* [EXERCISE INPUTS]:
[Start of Attachment]
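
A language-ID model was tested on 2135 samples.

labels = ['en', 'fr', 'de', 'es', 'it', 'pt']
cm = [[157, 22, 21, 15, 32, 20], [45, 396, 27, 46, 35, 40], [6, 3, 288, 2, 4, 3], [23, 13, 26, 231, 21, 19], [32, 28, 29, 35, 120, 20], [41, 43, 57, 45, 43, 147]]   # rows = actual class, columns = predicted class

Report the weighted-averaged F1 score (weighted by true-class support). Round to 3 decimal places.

0.620

Per-class F1 score (2·TP/(2·TP+FP+FN)):
  en: TP=157, FP=45+6+23+32+41=147, FN=22+21+15+32+20=110 → 314/571 = 0.5499
  fr: TP=396, FP=22+3+13+28+43=109, FN=45+27+46+35+40=193 → 792/1094 = 0.7239
  de: TP=288, FP=21+27+26+29+57=160, FN=6+3+2+4+3=18 → 576/754 = 0.7639
  es: TP=231, FP=15+46+2+35+45=143, FN=23+13+26+21+19=102 → 462/707 = 0.6535
  it: TP=120, FP=32+35+4+21+43=135, FN=32+28+29+35+20=144 → 240/519 = 0.4624
  pt: TP=147, FP=20+40+3+19+20=102, FN=41+43+57+45+43=229 → 294/625 = 0.4704
Weighted-F1 score = Σ (supportᵢ/N)·F1 scoreᵢ with N=2135: (267/2135)·0.5499 + (589/2135)·0.7239 + (306/2135)·0.7639 + (333/2135)·0.6535 + (264/2135)·0.4624 + (376/2135)·0.4704 = 0.620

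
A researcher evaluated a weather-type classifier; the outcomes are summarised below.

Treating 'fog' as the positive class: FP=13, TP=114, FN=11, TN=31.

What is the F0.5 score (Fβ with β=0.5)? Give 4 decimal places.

Fβ = (1+β²)·TP / ((1+β²)·TP + β²·FN + FP), with β²=1/4
= 1.25·114 / (1.25·114 + 0.25·11 + 13) = 0.9005

0.9005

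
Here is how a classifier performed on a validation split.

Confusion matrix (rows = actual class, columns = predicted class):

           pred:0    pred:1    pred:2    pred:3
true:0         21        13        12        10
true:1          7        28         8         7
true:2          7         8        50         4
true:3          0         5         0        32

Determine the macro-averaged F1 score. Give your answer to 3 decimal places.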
[End of Attachment]
* [TASK BRIEF]: Take the lines from the one containing "What is the" through the final line of the entries above, and set them down exactly, with nothing added.

* [ANSWER SPACE]:
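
What is the F0.5 score (Fβ with β=0.5)? Give 4 decimal places.

Fβ = (1+β²)·TP / ((1+β²)·TP + β²·FN + FP), with β²=1/4
= 1.25·114 / (1.25·114 + 0.25·11 + 13) = 0.9005

0.9005

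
Here is how a classifier performed on a validation split.

Confusion matrix (rows = actual class, columns = predicted class):

           pred:0    pred:1    pred:2    pred:3
true:0         21        13        12        10
true:1          7        28         8         7
true:2          7         8        50         4
true:3          0         5         0        32

Determine the macro-averaged F1 score. Give your answer to 3 decimal places.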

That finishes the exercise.